»»

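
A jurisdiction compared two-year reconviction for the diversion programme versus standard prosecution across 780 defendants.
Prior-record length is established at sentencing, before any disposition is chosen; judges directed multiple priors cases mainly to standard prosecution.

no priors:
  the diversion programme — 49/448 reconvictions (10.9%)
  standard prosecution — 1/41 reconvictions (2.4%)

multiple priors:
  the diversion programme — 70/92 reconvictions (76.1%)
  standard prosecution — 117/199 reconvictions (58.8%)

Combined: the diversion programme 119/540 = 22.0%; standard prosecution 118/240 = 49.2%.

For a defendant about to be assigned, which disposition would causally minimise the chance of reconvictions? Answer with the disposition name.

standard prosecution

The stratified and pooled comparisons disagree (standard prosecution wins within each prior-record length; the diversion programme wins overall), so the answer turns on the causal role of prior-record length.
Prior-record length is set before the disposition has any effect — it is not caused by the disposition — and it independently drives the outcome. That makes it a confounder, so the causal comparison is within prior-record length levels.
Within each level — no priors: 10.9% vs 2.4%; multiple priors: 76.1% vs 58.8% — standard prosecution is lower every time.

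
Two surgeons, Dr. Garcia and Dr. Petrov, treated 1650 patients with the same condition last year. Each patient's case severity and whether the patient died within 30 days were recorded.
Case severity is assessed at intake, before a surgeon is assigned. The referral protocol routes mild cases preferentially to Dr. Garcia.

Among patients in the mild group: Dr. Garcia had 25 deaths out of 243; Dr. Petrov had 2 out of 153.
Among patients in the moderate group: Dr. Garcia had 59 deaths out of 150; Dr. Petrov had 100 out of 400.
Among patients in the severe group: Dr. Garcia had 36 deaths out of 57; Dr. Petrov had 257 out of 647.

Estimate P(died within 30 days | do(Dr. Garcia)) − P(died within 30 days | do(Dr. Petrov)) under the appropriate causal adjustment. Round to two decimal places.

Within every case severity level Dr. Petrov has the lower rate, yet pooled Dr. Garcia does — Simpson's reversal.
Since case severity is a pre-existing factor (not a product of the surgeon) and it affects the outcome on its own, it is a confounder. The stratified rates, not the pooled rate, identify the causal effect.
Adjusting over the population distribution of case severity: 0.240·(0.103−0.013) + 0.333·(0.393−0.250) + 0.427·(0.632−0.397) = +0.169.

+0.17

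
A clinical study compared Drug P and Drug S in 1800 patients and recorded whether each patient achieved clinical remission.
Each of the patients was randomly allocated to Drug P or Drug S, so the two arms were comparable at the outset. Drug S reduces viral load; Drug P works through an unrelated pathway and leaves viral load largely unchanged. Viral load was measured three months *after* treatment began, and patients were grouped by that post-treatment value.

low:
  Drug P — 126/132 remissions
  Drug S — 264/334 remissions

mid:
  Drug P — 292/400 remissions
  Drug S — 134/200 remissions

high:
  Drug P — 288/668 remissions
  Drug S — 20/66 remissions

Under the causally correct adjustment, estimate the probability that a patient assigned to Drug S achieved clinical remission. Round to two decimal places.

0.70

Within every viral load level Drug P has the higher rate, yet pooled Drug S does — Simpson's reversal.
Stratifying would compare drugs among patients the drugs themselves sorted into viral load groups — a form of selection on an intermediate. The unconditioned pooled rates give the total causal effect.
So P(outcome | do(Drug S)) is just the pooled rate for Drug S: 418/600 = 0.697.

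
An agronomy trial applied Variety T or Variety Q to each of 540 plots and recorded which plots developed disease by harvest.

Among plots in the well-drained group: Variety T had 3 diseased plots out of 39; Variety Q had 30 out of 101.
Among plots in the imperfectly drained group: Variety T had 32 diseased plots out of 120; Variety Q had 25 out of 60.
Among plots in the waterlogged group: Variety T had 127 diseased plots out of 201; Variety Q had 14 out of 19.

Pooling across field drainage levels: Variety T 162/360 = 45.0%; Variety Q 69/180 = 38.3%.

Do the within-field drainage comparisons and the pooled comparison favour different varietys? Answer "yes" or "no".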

««

Assignment: Your task for the entries above: copy exactly the span starting with the line with "Drug P — 292/400 remissions" and going on through the line with "Drug S — 20/66 remissions", both lines included, and nothing else.

Response:
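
  Drug P — 292/400 remissions
  Drug S — 134/200 remissions

high:
  Drug P — 288/668 remissions
  Drug S — 20/66 remissions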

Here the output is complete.